■ **Aim of the exercise**
Within the material below, locate the line with "k_att=3/2, k_rep=7, robot" and the line with "k_att=5/4, k_rep=26, robot", then return those two lines and all lines between them, exactly as written.

■ **Records supplied**

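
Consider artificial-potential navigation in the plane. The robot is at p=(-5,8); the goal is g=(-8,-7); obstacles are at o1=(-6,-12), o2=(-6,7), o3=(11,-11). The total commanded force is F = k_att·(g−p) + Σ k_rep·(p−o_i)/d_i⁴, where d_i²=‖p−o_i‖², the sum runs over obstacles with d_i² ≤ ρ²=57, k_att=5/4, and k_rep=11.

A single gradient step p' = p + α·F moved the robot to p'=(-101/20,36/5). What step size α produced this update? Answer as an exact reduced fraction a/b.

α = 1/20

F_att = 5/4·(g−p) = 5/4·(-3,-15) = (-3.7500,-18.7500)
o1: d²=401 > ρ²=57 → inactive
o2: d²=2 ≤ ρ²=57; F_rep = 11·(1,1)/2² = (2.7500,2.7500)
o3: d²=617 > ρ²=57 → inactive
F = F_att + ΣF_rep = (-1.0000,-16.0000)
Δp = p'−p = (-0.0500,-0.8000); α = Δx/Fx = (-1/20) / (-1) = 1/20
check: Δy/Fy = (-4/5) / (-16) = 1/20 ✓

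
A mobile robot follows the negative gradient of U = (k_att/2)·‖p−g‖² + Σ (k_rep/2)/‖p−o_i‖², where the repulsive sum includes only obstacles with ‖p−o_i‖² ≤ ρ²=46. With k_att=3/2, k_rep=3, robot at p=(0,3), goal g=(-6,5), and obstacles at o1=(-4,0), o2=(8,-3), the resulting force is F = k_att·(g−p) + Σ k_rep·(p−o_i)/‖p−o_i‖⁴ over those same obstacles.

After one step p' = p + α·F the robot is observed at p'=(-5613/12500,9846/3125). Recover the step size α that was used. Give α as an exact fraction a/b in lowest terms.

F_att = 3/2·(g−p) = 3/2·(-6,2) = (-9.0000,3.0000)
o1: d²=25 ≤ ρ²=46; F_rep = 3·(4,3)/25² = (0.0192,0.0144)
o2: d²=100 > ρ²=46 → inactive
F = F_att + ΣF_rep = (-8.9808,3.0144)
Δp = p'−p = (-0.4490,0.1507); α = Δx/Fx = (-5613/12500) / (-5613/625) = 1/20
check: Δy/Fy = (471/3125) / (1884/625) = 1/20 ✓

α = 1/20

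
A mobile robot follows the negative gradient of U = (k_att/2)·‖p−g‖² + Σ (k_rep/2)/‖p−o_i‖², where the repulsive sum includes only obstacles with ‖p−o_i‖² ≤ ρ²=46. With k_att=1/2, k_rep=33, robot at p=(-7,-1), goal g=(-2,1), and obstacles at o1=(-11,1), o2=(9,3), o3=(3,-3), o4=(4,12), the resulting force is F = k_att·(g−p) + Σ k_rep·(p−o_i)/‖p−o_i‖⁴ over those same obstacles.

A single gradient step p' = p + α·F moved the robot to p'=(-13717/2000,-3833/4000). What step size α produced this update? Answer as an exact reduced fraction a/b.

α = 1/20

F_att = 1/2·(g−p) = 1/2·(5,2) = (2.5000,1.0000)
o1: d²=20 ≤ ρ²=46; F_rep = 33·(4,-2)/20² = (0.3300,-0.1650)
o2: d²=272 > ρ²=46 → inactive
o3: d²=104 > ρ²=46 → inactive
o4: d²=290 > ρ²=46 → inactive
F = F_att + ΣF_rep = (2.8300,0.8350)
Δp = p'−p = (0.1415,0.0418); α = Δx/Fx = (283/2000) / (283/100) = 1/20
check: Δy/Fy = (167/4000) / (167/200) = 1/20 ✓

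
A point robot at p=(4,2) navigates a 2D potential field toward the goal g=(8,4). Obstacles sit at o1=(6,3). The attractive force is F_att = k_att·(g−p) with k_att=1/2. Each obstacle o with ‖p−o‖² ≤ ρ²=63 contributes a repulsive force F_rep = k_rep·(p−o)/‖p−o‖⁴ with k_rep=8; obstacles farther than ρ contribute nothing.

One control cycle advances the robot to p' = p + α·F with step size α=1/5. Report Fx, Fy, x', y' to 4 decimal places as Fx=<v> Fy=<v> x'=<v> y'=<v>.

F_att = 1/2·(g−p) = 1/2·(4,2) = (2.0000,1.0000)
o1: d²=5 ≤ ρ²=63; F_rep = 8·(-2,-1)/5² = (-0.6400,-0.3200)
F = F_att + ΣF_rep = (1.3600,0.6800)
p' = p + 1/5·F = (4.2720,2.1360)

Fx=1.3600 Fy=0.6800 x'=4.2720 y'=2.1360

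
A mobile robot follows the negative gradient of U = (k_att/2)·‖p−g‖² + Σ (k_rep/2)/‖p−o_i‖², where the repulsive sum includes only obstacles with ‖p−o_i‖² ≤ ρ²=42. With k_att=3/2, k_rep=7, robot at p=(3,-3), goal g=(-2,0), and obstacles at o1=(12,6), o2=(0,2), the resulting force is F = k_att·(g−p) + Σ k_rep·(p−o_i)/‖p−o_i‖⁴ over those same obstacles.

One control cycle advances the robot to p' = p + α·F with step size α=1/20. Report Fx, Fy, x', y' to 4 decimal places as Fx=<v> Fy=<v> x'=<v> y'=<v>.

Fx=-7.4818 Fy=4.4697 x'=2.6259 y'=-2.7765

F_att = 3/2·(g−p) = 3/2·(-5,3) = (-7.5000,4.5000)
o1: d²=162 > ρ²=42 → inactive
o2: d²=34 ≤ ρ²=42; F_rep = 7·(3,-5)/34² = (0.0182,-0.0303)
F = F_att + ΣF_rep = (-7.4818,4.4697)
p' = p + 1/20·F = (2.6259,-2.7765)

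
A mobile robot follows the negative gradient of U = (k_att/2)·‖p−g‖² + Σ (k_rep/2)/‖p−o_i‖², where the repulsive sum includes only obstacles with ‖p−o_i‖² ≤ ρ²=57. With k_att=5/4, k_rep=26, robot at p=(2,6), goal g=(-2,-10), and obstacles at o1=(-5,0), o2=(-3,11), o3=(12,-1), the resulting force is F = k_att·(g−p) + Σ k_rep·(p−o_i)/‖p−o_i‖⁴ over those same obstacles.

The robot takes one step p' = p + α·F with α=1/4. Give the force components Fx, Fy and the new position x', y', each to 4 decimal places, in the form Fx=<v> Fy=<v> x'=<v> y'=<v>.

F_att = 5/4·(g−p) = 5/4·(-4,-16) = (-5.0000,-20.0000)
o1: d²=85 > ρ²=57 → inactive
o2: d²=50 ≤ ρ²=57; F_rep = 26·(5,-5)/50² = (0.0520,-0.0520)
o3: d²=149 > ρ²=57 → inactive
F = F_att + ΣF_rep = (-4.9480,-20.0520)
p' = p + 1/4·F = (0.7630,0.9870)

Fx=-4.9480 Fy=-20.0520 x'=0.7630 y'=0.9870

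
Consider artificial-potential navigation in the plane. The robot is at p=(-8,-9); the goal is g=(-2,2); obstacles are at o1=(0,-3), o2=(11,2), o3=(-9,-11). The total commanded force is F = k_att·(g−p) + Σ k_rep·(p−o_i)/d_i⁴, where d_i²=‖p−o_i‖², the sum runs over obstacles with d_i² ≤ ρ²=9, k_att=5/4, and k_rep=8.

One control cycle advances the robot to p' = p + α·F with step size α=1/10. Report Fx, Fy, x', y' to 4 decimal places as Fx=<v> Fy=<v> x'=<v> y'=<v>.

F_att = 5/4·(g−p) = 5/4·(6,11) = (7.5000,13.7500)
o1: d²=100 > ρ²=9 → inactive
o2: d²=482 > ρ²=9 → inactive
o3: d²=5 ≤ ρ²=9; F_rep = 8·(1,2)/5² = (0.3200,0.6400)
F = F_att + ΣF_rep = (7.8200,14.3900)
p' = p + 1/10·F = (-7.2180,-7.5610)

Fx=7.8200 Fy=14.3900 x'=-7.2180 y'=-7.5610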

■ **Exercise answer**
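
A mobile robot follows the negative gradient of U = (k_att/2)·‖p−g‖² + Σ (k_rep/2)/‖p−o_i‖², where the repulsive sum includes only obstacles with ‖p−o_i‖² ≤ ρ²=42. With k_att=3/2, k_rep=7, robot at p=(3,-3), goal g=(-2,0), and obstacles at o1=(12,6), o2=(0,2), the resulting force is F = k_att·(g−p) + Σ k_rep·(p−o_i)/‖p−o_i‖⁴ over those same obstacles.

One control cycle advances the robot to p' = p + α·F with step size α=1/20. Report Fx, Fy, x', y' to 4 decimal places as Fx=<v> Fy=<v> x'=<v> y'=<v>.

Fx=-7.4818 Fy=4.4697 x'=2.6259 y'=-2.7765

F_att = 3/2·(g−p) = 3/2·(-5,3) = (-7.5000,4.5000)
o1: d²=162 > ρ²=42 → inactive
o2: d²=34 ≤ ρ²=42; F_rep = 7·(3,-5)/34² = (0.0182,-0.0303)
F = F_att + ΣF_rep = (-7.4818,4.4697)
p' = p + 1/20·F = (2.6259,-2.7765)

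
A mobile robot follows the negative gradient of U = (k_att/2)·‖p−g‖² + Σ (k_rep/2)/‖p−o_i‖², where the repulsive sum includes only obstacles with ‖p−o_i‖² ≤ ρ²=57. With k_att=5/4, k_rep=26, robot at p=(2,6), goal g=(-2,-10), and obstacles at o1=(-5,0), o2=(-3,11), o3=(12,-1), the resulting force is F = k_att·(g−p) + Σ k_rep·(p−o_i)/‖p−o_i‖⁴ over those same obstacles.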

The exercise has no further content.